### Aim of the exercise
Repeat, please, only the lines from the top of the data down to the line with "event 6: t=42: SET total = 21"; include both of those lines.

(Collected data entries)
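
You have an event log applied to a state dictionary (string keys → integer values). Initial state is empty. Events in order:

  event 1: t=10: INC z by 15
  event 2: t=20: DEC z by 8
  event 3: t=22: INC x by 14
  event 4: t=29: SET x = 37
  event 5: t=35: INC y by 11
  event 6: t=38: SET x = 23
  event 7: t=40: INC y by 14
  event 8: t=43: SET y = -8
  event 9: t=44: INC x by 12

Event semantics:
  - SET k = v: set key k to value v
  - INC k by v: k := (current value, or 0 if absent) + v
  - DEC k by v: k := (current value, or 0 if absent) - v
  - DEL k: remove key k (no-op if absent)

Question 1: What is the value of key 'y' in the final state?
Track key 'y' through all 9 events:
  event 1 (t=10: INC z by 15): y unchanged
  event 2 (t=20: DEC z by 8): y unchanged
  event 3 (t=22: INC x by 14): y unchanged
  event 4 (t=29: SET x = 37): y unchanged
  event 5 (t=35: INC y by 11): y (absent) -> 11
  event 6 (t=38: SET x = 23): y unchanged
  event 7 (t=40: INC y by 14): y 11 -> 25
  event 8 (t=43: SET y = -8): y 25 -> -8
  event 9 (t=44: INC x by 12): y unchanged
Final: y = -8

Answer: -8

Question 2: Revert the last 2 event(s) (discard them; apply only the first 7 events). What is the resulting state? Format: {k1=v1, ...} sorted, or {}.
Keep first 7 events (discard last 2):
  after event 1 (t=10: INC z by 15): {z=15}
  after event 2 (t=20: DEC z by 8): {z=7}
  after event 3 (t=22: INC x by 14): {x=14, z=7}
  after event 4 (t=29: SET x = 37): {x=37, z=7}
  after event 5 (t=35: INC y by 11): {x=37, y=11, z=7}
  after event 6 (t=38: SET x = 23): {x=23, y=11, z=7}
  after event 7 (t=40: INC y by 14): {x=23, y=25, z=7}

Answer: {x=23, y=25, z=7}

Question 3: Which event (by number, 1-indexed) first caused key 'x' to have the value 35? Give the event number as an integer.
Looking for first event where x becomes 35:
  event 3: x = 14
  event 4: x = 37
  event 5: x = 37
  event 6: x = 23
  event 7: x = 23
  event 8: x = 23
  event 9: x 23 -> 35  <-- first match

Answer: 9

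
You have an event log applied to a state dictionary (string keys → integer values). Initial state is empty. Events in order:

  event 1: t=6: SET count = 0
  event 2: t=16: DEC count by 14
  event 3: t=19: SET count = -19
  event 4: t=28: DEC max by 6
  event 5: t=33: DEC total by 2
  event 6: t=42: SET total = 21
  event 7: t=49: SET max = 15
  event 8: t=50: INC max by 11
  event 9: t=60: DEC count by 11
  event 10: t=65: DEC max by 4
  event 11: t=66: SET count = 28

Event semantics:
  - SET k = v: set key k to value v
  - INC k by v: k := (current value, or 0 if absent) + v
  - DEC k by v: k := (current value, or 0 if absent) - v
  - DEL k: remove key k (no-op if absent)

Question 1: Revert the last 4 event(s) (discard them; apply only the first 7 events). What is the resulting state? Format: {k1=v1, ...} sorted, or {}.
Keep first 7 events (discard last 4):
  after event 1 (t=6: SET count = 0): {count=0}
  after event 2 (t=16: DEC count by 14): {count=-14}
  after event 3 (t=19: SET count = -19): {count=-19}
  after event 4 (t=28: DEC max by 6): {count=-19, max=-6}
  after event 5 (t=33: DEC total by 2): {count=-19, max=-6, total=-2}
  after event 6 (t=42: SET total = 21): {count=-19, max=-6, total=21}
  after event 7 (t=49: SET max = 15): {count=-19, max=15, total=21}

Answer: {count=-19, max=15, total=21}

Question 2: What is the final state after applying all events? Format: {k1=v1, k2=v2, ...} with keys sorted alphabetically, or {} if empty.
  after event 1 (t=6: SET count = 0): {count=0}
  after event 2 (t=16: DEC count by 14): {count=-14}
  after event 3 (t=19: SET count = -19): {count=-19}
  after event 4 (t=28: DEC max by 6): {count=-19, max=-6}
  after event 5 (t=33: DEC total by 2): {count=-19, max=-6, total=-2}
  after event 6 (t=42: SET total = 21): {count=-19, max=-6, total=21}
  after event 7 (t=49: SET max = 15): {count=-19, max=15, total=21}
  after event 8 (t=50: INC max by 11): {count=-19, max=26, total=21}
  after event 9 (t=60: DEC count by 11): {count=-30, max=26, total=21}
  after event 10 (t=65: DEC max by 4): {count=-30, max=22, total=21}
  after event 11 (t=66: SET count = 28): {count=28, max=22, total=21}

Answer: {count=28, max=22, total=21}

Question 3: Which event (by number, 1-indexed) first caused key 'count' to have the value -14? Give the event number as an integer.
Looking for first event where count becomes -14:
  event 1: count = 0
  event 2: count 0 -> -14  <-- first match

Answer: 2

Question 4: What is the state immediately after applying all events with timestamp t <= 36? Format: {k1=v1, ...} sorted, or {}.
Apply events with t <= 36 (5 events):
  after event 1 (t=6: SET count = 0): {count=0}
  after event 2 (t=16: DEC count by 14): {count=-14}
  after event 3 (t=19: SET count = -19): {count=-19}
  after event 4 (t=28: DEC max by 6): {count=-19, max=-6}
  after event 5 (t=33: DEC total by 2): {count=-19, max=-6, total=-2}

Answer: {count=-19, max=-6, total=-2}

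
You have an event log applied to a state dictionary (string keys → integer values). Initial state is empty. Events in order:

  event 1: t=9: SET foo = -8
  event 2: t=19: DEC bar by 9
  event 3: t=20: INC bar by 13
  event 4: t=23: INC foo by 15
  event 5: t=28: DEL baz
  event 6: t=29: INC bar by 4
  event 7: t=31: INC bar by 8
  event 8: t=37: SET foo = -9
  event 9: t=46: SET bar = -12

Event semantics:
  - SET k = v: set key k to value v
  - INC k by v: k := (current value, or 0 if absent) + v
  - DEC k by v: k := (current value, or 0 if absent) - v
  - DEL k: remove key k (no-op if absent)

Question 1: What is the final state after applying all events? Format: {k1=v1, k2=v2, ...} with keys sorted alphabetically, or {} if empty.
  after event 1 (t=9: SET foo = -8): {foo=-8}
  after event 2 (t=19: DEC bar by 9): {bar=-9, foo=-8}
  after event 3 (t=20: INC bar by 13): {bar=4, foo=-8}
  after event 4 (t=23: INC foo by 15): {bar=4, foo=7}
  after event 5 (t=28: DEL baz): {bar=4, foo=7}
  after event 6 (t=29: INC bar by 4): {bar=8, foo=7}
  after event 7 (t=31: INC bar by 8): {bar=16, foo=7}
  after event 8 (t=37: SET foo = -9): {bar=16, foo=-9}
  after event 9 (t=46: SET bar = -12): {bar=-12, foo=-9}

Answer: {bar=-12, foo=-9}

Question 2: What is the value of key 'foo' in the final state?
Answer: -9

Derivation:
Track key 'foo' through all 9 events:
  event 1 (t=9: SET foo = -8): foo (absent) -> -8
  event 2 (t=19: DEC bar by 9): foo unchanged
  event 3 (t=20: INC bar by 13): foo unchanged
  event 4 (t=23: INC foo by 15): foo -8 -> 7
  event 5 (t=28: DEL baz): foo unchanged
  event 6 (t=29: INC bar by 4): foo unchanged
  event 7 (t=31: INC bar by 8): foo unchanged
  event 8 (t=37: SET foo = -9): foo 7 -> -9
  event 9 (t=46: SET bar = -12): foo unchanged
Final: foo = -9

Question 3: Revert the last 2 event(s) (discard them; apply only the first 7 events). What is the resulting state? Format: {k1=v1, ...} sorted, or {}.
Keep first 7 events (discard last 2):
  after event 1 (t=9: SET foo = -8): {foo=-8}
  after event 2 (t=19: DEC bar by 9): {bar=-9, foo=-8}
  after event 3 (t=20: INC bar by 13): {bar=4, foo=-8}
  after event 4 (t=23: INC foo by 15): {bar=4, foo=7}
  after event 5 (t=28: DEL baz): {bar=4, foo=7}
  after event 6 (t=29: INC bar by 4): {bar=8, foo=7}
  after event 7 (t=31: INC bar by 8): {bar=16, foo=7}

Answer: {bar=16, foo=7}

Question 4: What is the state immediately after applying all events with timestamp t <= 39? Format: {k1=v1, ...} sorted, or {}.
Answer: {bar=16, foo=-9}

Derivation:
Apply events with t <= 39 (8 events):
  after event 1 (t=9: SET foo = -8): {foo=-8}
  after event 2 (t=19: DEC bar by 9): {bar=-9, foo=-8}
  after event 3 (t=20: INC bar by 13): {bar=4, foo=-8}
  after event 4 (t=23: INC foo by 15): {bar=4, foo=7}
  after event 5 (t=28: DEL baz): {bar=4, foo=7}
  after event 6 (t=29: INC bar by 4): {bar=8, foo=7}
  after event 7 (t=31: INC bar by 8): {bar=16, foo=7}
  after event 8 (t=37: SET foo = -9): {bar=16, foo=-9}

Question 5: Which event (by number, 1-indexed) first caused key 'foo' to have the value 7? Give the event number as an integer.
Answer: 4

Derivation:
Looking for first event where foo becomes 7:
  event 1: foo = -8
  event 2: foo = -8
  event 3: foo = -8
  event 4: foo -8 -> 7  <-- first match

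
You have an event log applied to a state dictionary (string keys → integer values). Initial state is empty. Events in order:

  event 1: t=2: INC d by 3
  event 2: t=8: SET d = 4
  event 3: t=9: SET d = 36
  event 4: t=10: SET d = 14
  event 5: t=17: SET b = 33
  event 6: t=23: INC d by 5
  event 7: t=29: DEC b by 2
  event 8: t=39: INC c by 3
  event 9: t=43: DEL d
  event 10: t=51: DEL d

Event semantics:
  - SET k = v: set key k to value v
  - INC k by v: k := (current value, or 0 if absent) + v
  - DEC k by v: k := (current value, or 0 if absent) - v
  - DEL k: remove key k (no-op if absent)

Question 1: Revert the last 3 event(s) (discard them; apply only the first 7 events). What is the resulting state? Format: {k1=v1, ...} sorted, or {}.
Keep first 7 events (discard last 3):
  after event 1 (t=2: INC d by 3): {d=3}
  after event 2 (t=8: SET d = 4): {d=4}
  after event 3 (t=9: SET d = 36): {d=36}
  after event 4 (t=10: SET d = 14): {d=14}
  after event 5 (t=17: SET b = 33): {b=33, d=14}
  after event 6 (t=23: INC d by 5): {b=33, d=19}
  after event 7 (t=29: DEC b by 2): {b=31, d=19}

Answer: {b=31, d=19}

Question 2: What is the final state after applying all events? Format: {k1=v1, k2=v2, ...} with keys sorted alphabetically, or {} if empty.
  after event 1 (t=2: INC d by 3): {d=3}
  after event 2 (t=8: SET d = 4): {d=4}
  after event 3 (t=9: SET d = 36): {d=36}
  after event 4 (t=10: SET d = 14): {d=14}
  after event 5 (t=17: SET b = 33): {b=33, d=14}
  after event 6 (t=23: INC d by 5): {b=33, d=19}
  after event 7 (t=29: DEC b by 2): {b=31, d=19}
  after event 8 (t=39: INC c by 3): {b=31, c=3, d=19}
  after event 9 (t=43: DEL d): {b=31, c=3}
  after event 10 (t=51: DEL d): {b=31, c=3}

Answer: {b=31, c=3}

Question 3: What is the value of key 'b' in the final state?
Answer: 31

Derivation:
Track key 'b' through all 10 events:
  event 1 (t=2: INC d by 3): b unchanged
  event 2 (t=8: SET d = 4): b unchanged
  event 3 (t=9: SET d = 36): b unchanged
  event 4 (t=10: SET d = 14): b unchanged
  event 5 (t=17: SET b = 33): b (absent) -> 33
  event 6 (t=23: INC d by 5): b unchanged
  event 7 (t=29: DEC b by 2): b 33 -> 31
  event 8 (t=39: INC c by 3): b unchanged
  event 9 (t=43: DEL d): b unchanged
  event 10 (t=51: DEL d): b unchanged
Final: b = 31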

### Answer section
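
You have an event log applied to a state dictionary (string keys → integer values). Initial state is empty. Events in order:

  event 1: t=10: INC z by 15
  event 2: t=20: DEC z by 8
  event 3: t=22: INC x by 14
  event 4: t=29: SET x = 37
  event 5: t=35: INC y by 11
  event 6: t=38: SET x = 23
  event 7: t=40: INC y by 14
  event 8: t=43: SET y = -8
  event 9: t=44: INC x by 12

Event semantics:
  - SET k = v: set key k to value v
  - INC k by v: k := (current value, or 0 if absent) + v
  - DEC k by v: k := (current value, or 0 if absent) - v
  - DEL k: remove key k (no-op if absent)

Question 1: What is the value of key 'y' in the final state?
Track key 'y' through all 9 events:
  event 1 (t=10: INC z by 15): y unchanged
  event 2 (t=20: DEC z by 8): y unchanged
  event 3 (t=22: INC x by 14): y unchanged
  event 4 (t=29: SET x = 37): y unchanged
  event 5 (t=35: INC y by 11): y (absent) -> 11
  event 6 (t=38: SET x = 23): y unchanged
  event 7 (t=40: INC y by 14): y 11 -> 25
  event 8 (t=43: SET y = -8): y 25 -> -8
  event 9 (t=44: INC x by 12): y unchanged
Final: y = -8

Answer: -8

Question 2: Revert the last 2 event(s) (discard them; apply only the first 7 events). What is the resulting state? Format: {k1=v1, ...} sorted, or {}.
Keep first 7 events (discard last 2):
  after event 1 (t=10: INC z by 15): {z=15}
  after event 2 (t=20: DEC z by 8): {z=7}
  after event 3 (t=22: INC x by 14): {x=14, z=7}
  after event 4 (t=29: SET x = 37): {x=37, z=7}
  after event 5 (t=35: INC y by 11): {x=37, y=11, z=7}
  after event 6 (t=38: SET x = 23): {x=23, y=11, z=7}
  after event 7 (t=40: INC y by 14): {x=23, y=25, z=7}

Answer: {x=23, y=25, z=7}

Question 3: Which event (by number, 1-indexed) first caused key 'x' to have the value 35? Give the event number as an integer.
Looking for first event where x becomes 35:
  event 3: x = 14
  event 4: x = 37
  event 5: x = 37
  event 6: x = 23
  event 7: x = 23
  event 8: x = 23
  event 9: x 23 -> 35  <-- first match

Answer: 9

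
You have an event log applied to a state dictionary (string keys → integer values). Initial state is empty. Events in order:

  event 1: t=6: SET count = 0
  event 2: t=16: DEC count by 14
  event 3: t=19: SET count = -19
  event 4: t=28: DEC max by 6
  event 5: t=33: DEC total by 2
  event 6: t=42: SET total = 21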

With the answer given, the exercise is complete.